EXERCISE INSTRUCTIONS: Among the records below, find the line that has "All circular primitives"; from there, give the lines again exactly, and stop after the line that has "Slicing parameters: layer_height=0.15mm;".

[Collected data entries]

################

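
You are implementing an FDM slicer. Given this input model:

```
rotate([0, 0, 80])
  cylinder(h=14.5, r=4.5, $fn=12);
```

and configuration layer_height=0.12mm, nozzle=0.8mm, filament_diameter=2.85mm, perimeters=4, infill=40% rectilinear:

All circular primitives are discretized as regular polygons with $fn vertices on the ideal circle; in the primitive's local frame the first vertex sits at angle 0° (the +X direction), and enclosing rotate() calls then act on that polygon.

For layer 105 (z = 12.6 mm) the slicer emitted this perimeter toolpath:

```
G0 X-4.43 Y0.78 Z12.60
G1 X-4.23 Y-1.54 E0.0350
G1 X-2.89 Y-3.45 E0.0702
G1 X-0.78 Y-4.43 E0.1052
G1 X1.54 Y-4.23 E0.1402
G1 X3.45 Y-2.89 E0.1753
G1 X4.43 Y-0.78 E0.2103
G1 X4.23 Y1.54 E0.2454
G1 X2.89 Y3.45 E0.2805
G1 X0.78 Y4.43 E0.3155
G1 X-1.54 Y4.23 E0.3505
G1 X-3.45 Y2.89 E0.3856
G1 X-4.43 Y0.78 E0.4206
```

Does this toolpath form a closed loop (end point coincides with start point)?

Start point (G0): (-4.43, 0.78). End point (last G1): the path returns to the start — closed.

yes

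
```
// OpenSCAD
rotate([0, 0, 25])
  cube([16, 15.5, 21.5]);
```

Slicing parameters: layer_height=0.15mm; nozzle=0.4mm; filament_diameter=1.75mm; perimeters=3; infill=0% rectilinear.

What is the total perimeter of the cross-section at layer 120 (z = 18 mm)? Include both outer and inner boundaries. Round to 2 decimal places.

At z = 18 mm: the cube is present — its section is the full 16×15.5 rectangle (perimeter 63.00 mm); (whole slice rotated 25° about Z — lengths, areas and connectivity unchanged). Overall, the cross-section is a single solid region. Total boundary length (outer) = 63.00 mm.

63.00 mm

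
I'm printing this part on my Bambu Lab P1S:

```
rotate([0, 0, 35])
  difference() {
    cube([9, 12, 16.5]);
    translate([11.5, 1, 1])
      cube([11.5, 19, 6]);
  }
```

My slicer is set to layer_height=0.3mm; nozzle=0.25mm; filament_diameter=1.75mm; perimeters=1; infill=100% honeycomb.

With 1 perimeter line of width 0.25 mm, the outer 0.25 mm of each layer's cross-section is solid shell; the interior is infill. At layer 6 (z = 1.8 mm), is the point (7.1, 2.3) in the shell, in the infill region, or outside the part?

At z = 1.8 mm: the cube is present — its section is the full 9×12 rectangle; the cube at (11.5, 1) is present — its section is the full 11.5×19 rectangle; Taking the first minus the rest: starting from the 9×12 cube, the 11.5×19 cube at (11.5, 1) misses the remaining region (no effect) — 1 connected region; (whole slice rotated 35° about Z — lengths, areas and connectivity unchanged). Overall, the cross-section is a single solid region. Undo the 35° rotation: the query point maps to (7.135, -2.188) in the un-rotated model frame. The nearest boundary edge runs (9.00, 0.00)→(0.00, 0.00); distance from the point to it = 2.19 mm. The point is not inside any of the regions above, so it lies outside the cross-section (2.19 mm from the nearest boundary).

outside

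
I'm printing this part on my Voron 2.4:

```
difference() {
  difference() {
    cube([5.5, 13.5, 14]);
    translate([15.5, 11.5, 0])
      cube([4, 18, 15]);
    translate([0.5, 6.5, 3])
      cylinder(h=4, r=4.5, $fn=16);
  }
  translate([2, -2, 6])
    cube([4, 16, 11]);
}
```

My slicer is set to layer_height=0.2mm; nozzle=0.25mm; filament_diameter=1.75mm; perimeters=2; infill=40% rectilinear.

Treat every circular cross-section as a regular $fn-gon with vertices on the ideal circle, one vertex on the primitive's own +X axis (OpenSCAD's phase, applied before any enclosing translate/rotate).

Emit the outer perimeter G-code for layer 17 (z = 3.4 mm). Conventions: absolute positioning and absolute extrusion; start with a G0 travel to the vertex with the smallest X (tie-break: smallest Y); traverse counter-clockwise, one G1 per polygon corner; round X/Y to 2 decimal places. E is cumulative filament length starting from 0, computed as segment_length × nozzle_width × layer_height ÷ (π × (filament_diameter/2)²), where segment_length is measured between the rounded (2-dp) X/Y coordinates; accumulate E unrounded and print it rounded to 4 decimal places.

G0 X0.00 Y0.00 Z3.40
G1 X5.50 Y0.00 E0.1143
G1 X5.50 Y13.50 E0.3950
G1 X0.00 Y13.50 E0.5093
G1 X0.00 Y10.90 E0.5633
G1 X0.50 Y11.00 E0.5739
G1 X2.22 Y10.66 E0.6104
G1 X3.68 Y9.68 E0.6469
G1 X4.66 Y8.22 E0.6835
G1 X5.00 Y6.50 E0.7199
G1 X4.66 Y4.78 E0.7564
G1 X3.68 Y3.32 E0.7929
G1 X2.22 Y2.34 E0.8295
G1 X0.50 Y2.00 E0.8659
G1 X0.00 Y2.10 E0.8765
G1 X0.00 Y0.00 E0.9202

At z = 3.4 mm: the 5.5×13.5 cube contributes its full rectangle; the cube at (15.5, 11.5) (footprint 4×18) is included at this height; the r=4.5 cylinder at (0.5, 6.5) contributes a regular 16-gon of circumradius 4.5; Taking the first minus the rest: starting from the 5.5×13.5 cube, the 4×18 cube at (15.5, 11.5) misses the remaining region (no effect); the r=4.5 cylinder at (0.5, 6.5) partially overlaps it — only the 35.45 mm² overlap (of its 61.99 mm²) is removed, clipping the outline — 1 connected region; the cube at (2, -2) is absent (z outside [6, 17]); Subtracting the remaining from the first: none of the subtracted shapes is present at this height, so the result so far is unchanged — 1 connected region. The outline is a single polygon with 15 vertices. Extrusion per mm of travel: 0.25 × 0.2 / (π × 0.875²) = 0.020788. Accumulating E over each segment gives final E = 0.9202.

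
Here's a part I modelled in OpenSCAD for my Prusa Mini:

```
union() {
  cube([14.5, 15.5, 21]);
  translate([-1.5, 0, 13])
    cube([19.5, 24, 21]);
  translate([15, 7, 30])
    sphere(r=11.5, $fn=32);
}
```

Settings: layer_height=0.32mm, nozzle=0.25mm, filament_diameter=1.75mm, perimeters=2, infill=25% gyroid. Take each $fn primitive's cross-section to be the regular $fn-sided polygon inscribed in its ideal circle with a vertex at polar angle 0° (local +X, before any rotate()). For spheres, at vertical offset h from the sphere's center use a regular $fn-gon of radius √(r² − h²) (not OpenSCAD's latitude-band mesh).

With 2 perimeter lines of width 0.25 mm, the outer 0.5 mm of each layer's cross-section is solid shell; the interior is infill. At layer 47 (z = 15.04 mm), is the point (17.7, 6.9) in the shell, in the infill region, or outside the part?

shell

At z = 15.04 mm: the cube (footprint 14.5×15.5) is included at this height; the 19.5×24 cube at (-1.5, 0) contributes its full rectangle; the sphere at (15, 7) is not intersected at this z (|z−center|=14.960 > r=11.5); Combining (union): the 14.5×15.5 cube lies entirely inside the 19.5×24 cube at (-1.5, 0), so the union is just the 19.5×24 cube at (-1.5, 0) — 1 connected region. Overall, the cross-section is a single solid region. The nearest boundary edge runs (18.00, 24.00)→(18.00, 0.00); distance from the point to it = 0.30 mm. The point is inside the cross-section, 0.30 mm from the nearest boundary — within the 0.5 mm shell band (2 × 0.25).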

################

SOLVED EXERCISE:
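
All circular primitives are discretized as regular polygons with $fn vertices on the ideal circle; in the primitive's local frame the first vertex sits at angle 0° (the +X direction), and enclosing rotate() calls then act on that polygon.

For layer 105 (z = 12.6 mm) the slicer emitted this perimeter toolpath:

```
G0 X-4.43 Y0.78 Z12.60
G1 X-4.23 Y-1.54 E0.0350
G1 X-2.89 Y-3.45 E0.0702
G1 X-0.78 Y-4.43 E0.1052
G1 X1.54 Y-4.23 E0.1402
G1 X3.45 Y-2.89 E0.1753
G1 X4.43 Y-0.78 E0.2103
G1 X4.23 Y1.54 E0.2454
G1 X2.89 Y3.45 E0.2805
G1 X0.78 Y4.43 E0.3155
G1 X-1.54 Y4.23 E0.3505
G1 X-3.45 Y2.89 E0.3856
G1 X-4.43 Y0.78 E0.4206
```

Does this toolpath form a closed loop (end point coincides with start point)?

Start point (G0): (-4.43, 0.78). End point (last G1): the path returns to the start — closed.

yes

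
```
// OpenSCAD
rotate([0, 0, 25])
  cube([16, 15.5, 21.5]);
```

Slicing parameters: layer_height=0.15mm; nozzle=0.4mm; filament_diameter=1.75mm; perimeters=3; infill=0% rectilinear.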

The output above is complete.